SUPPLIED RECORDS =>
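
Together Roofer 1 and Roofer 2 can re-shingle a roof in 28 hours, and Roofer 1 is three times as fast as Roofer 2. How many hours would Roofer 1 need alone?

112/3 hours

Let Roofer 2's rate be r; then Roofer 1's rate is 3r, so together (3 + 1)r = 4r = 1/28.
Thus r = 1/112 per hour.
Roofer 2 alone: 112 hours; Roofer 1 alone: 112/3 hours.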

WHAT YOU NEED TO DO =>
The records above need to be duplicated. Keep every word unchanged.

EXERCISE RESPONSE =>
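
Together Roofer 1 and Roofer 2 can re-shingle a roof in 28 hours, and Roofer 1 is three times as fast as Roofer 2. How many hours would Roofer 1 need alone?

112/3 hours

Let Roofer 2's rate be r; then Roofer 1's rate is 3r, so together (3 + 1)r = 4r = 1/28.
Thus r = 1/112 per hour.
Roofer 2 alone: 112 hours; Roofer 1 alone: 112/3 hours.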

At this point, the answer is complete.